--- Task prompt ---
At the line containing "An octreotide infusion", begin retyping, and continue word for word until the records below run out.
*** Dataset extract Section Begins ***
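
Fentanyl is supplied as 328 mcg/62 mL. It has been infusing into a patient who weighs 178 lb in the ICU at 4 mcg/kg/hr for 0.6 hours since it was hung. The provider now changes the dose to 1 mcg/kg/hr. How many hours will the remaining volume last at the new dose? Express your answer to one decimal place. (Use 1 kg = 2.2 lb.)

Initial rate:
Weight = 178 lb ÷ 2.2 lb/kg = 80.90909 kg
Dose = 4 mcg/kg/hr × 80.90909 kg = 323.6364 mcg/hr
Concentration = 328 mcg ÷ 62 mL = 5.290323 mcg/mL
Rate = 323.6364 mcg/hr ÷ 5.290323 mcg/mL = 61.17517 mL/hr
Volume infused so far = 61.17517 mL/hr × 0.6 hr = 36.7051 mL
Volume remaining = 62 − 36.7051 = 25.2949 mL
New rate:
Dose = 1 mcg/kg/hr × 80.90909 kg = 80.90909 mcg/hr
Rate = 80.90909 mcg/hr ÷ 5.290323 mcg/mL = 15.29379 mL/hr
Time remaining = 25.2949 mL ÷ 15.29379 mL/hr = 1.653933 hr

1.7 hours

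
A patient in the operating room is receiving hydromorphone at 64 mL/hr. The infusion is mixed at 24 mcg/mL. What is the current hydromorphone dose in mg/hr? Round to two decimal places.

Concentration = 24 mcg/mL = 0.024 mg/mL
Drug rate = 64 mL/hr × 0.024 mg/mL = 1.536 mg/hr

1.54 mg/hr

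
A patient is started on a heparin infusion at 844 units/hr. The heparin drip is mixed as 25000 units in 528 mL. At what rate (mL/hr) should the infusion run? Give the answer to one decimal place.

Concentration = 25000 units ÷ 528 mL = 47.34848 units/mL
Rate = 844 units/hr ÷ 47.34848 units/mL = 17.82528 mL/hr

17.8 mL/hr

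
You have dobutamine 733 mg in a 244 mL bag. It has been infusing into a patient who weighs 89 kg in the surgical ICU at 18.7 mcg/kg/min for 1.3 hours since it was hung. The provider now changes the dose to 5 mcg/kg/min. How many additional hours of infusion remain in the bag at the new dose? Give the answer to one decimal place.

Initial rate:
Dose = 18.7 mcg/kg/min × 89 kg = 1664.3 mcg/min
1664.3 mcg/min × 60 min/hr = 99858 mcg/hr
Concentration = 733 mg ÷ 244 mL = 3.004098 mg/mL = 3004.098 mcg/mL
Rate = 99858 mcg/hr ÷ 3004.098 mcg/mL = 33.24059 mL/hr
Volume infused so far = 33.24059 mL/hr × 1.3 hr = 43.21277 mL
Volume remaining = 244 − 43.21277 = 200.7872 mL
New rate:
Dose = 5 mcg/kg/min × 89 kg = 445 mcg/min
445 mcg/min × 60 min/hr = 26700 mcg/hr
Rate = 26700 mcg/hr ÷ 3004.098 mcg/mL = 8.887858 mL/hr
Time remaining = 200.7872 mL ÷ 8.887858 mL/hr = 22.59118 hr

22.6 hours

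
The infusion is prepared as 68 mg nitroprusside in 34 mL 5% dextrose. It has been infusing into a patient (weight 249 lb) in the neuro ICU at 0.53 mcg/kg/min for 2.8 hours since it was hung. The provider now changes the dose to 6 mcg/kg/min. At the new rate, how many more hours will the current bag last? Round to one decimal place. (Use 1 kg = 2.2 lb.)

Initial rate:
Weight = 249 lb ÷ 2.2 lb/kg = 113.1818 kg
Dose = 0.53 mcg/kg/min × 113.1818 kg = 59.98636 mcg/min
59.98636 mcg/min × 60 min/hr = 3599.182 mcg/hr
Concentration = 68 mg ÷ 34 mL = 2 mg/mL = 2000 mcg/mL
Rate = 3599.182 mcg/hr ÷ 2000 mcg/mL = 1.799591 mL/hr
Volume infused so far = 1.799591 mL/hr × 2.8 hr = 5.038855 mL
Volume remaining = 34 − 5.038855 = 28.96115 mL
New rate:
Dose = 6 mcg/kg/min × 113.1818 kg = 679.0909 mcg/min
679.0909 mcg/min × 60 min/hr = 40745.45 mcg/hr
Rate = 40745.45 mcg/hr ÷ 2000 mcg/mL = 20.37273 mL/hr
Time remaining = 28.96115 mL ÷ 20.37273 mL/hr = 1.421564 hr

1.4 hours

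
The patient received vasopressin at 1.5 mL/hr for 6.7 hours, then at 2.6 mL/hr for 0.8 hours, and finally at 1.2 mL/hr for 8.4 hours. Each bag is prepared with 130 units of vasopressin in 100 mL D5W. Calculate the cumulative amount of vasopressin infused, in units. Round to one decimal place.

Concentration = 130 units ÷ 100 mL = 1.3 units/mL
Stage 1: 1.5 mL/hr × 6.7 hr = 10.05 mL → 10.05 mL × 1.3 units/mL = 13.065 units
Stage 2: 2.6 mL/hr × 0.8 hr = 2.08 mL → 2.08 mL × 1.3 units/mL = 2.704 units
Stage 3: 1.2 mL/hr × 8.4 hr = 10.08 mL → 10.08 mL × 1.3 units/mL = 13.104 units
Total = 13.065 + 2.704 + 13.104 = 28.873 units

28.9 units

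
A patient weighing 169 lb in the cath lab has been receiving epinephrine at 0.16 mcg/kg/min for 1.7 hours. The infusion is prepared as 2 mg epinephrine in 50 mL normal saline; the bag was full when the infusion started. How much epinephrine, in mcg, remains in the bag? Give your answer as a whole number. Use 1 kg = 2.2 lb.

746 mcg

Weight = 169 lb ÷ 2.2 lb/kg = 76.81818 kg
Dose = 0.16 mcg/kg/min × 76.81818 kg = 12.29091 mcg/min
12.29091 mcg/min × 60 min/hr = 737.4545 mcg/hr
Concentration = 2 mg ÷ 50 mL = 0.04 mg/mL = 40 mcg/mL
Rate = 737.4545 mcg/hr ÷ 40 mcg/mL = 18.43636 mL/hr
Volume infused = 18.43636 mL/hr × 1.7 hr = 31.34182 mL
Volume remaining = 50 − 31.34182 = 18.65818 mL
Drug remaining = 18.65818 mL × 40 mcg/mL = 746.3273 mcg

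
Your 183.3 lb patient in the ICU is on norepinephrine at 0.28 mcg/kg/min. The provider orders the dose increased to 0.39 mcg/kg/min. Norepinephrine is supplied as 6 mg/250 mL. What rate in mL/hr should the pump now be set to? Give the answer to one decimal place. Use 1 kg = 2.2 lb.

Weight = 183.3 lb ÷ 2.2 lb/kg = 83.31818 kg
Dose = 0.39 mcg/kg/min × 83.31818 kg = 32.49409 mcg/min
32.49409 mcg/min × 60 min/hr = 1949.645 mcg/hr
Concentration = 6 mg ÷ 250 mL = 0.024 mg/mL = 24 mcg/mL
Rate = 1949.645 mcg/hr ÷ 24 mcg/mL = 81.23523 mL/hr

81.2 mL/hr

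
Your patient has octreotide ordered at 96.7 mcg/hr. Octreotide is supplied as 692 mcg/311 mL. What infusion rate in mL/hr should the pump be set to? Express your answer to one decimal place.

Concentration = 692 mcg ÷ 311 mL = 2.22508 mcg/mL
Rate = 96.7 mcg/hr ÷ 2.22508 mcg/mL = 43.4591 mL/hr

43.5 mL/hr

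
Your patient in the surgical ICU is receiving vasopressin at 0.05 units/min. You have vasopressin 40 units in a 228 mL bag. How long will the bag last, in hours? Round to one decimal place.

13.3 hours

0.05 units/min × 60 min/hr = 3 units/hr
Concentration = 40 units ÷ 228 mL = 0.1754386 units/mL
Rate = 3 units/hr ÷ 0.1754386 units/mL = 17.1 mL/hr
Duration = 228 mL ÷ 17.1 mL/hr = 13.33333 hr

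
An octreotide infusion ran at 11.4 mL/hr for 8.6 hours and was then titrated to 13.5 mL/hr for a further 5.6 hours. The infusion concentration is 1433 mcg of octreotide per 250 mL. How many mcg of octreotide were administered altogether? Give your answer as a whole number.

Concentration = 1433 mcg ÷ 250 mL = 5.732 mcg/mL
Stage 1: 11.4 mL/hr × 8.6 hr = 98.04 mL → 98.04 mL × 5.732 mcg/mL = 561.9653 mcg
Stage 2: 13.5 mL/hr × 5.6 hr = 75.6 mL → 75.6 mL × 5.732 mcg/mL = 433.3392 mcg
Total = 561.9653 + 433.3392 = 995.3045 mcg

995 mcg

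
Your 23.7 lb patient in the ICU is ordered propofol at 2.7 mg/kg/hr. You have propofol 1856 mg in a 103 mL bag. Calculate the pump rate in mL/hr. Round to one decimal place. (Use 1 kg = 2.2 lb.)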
*** Dataset extract Section Ends ***
--- Solved exercise ---
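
An octreotide infusion ran at 11.4 mL/hr for 8.6 hours and was then titrated to 13.5 mL/hr for a further 5.6 hours. The infusion concentration is 1433 mcg of octreotide per 250 mL. How many mcg of octreotide were administered altogether? Give your answer as a whole number.

Concentration = 1433 mcg ÷ 250 mL = 5.732 mcg/mL
Stage 1: 11.4 mL/hr × 8.6 hr = 98.04 mL → 98.04 mL × 5.732 mcg/mL = 561.9653 mcg
Stage 2: 13.5 mL/hr × 5.6 hr = 75.6 mL → 75.6 mL × 5.732 mcg/mL = 433.3392 mcg
Total = 561.9653 + 433.3392 = 995.3045 mcg

995 mcg

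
Your 23.7 lb patient in the ICU is ordered propofol at 2.7 mg/kg/hr. You have propofol 1856 mg in a 103 mL bag. Calculate the pump rate in mL/hr. Round to one decimal place. (Use 1 kg = 2.2 lb.)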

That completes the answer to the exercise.